Please copy each line of the listing that includes the string "size".

[[ DATASET RECORDS, beginning ]]

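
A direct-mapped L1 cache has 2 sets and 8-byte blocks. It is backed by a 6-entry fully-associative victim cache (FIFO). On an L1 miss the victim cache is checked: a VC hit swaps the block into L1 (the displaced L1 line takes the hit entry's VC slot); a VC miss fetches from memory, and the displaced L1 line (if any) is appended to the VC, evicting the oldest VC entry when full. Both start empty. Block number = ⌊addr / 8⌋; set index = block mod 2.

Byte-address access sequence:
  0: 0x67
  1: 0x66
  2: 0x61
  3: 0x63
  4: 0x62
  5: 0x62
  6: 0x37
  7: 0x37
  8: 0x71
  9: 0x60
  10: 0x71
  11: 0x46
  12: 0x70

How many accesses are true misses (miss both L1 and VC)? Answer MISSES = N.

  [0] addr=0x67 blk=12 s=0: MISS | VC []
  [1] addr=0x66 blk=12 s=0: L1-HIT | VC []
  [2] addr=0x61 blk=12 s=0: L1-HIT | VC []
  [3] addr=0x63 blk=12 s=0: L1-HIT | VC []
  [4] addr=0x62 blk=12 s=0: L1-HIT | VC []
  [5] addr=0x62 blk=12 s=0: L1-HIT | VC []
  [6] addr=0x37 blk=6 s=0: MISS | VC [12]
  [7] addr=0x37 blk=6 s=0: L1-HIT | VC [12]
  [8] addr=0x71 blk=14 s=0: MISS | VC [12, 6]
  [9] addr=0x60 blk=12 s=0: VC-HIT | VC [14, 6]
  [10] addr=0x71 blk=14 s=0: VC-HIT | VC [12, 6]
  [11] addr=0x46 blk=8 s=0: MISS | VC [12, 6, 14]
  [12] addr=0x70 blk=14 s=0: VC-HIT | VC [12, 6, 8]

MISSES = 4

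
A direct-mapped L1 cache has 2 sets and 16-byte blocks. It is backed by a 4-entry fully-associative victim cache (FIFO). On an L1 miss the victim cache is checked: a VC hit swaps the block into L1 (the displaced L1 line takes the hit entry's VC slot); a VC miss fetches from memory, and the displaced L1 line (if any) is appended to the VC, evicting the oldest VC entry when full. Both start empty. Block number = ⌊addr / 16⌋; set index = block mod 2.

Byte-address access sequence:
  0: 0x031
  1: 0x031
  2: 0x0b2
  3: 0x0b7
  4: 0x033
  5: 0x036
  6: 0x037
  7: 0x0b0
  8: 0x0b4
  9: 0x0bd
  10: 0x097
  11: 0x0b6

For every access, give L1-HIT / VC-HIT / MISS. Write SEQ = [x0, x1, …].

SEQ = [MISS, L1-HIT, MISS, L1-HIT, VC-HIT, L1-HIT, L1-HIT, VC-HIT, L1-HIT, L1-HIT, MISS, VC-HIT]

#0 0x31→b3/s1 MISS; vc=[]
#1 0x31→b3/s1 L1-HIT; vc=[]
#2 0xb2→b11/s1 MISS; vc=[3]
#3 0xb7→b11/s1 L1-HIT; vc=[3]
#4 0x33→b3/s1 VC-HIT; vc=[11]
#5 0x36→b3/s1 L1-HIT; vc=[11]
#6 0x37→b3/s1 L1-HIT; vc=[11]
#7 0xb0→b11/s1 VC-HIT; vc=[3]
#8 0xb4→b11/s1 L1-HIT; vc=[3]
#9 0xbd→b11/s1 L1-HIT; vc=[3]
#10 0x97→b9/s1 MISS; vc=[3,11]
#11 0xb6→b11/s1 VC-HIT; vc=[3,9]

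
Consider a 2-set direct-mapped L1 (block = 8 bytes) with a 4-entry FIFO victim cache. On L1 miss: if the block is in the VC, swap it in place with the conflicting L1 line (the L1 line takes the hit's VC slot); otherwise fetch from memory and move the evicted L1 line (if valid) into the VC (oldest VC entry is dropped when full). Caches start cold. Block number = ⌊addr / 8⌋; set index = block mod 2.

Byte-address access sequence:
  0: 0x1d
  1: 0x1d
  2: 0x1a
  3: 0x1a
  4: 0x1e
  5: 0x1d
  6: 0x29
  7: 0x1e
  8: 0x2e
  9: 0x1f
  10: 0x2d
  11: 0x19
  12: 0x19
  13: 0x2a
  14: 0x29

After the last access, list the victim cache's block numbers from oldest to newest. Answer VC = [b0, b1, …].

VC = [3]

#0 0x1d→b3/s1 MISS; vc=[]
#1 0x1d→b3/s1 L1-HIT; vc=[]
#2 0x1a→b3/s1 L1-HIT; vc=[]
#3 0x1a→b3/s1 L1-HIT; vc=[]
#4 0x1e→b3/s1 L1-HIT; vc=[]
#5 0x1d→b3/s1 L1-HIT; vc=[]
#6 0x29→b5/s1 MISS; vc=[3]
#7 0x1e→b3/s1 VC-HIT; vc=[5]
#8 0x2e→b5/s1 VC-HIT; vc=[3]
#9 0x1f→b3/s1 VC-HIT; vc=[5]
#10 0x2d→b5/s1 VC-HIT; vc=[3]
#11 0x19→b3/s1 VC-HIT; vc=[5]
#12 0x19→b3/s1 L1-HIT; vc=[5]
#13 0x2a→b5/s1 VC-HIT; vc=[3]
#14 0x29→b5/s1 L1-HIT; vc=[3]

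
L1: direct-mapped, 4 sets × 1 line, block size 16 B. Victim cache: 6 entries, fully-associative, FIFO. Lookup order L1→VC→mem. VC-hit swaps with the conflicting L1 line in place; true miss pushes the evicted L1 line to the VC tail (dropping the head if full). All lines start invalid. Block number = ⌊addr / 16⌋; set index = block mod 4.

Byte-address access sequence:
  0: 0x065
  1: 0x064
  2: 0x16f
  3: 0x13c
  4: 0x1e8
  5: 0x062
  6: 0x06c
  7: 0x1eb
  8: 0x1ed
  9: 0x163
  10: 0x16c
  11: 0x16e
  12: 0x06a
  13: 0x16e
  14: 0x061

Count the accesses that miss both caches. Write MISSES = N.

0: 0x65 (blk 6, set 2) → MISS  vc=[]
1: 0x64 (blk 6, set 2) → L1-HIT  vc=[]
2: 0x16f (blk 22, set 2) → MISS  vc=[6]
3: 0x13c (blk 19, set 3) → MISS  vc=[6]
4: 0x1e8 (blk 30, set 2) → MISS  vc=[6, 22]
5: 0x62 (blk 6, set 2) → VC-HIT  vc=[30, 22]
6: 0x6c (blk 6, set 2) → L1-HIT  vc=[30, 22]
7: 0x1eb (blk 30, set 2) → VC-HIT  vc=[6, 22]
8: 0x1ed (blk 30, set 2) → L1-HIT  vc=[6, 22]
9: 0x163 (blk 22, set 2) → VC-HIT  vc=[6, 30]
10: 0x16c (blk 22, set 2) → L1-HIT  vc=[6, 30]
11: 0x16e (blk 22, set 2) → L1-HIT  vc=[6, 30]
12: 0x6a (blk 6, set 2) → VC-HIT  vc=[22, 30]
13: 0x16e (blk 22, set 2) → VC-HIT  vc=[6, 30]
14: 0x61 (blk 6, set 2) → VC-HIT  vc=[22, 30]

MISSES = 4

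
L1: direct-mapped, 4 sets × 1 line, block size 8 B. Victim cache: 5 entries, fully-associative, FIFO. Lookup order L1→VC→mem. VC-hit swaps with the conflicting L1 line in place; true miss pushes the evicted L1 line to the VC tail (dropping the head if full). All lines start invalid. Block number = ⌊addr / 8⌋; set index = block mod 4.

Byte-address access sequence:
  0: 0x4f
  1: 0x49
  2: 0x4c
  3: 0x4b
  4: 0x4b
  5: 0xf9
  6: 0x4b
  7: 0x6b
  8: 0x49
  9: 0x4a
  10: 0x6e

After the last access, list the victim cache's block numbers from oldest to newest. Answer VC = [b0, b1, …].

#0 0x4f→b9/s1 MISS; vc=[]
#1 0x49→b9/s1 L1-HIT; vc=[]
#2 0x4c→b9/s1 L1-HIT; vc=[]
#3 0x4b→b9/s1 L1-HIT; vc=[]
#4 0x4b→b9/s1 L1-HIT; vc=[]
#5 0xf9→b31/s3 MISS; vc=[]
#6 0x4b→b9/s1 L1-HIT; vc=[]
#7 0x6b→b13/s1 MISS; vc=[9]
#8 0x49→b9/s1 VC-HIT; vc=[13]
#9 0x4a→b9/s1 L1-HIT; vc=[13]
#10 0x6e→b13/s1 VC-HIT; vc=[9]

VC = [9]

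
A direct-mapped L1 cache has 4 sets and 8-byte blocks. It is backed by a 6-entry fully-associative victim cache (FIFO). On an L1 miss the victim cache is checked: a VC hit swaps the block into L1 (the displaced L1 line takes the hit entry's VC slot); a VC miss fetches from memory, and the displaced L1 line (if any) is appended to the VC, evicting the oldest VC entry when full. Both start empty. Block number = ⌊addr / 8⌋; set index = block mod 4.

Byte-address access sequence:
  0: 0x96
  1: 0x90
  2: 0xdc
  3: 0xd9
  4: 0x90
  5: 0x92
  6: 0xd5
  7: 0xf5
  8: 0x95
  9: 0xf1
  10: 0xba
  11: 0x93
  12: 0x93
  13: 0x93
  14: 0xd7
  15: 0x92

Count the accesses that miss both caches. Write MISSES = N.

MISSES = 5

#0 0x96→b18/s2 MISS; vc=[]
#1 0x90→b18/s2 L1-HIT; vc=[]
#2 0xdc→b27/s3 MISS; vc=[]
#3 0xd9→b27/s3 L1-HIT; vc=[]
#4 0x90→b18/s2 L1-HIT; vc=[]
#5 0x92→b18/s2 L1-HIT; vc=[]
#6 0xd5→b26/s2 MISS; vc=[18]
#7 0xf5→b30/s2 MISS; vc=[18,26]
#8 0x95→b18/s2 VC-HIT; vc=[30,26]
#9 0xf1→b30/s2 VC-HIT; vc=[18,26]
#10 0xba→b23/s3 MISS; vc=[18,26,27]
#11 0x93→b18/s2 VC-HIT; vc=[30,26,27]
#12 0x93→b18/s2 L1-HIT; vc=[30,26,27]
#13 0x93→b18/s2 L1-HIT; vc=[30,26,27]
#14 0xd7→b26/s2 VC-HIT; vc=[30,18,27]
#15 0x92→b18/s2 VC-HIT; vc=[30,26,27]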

[[ DATASET RECORDS, end ]]

RESPONSE TO THIS EXERCISE.
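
L1: direct-mapped, 4 sets × 1 line, block size 16 B. Victim cache: 6 entries, fully-associative, FIFO. Lookup order L1→VC→mem. VC-hit swaps with the conflicting L1 line in place; true miss pushes the evicted L1 line to the VC tail (dropping the head if full). All lines start invalid. Block number = ⌊addr / 16⌋; set index = block mod 4.
L1: direct-mapped, 4 sets × 1 line, block size 8 B. Victim cache: 5 entries, fully-associative, FIFO. Lookup order L1→VC→mem. VC-hit swaps with the conflicting L1 line in place; true miss pushes the evicted L1 line to the VC tail (dropping the head if full). All lines start invalid. Block number = ⌊addr / 8⌋; set index = block mod 4.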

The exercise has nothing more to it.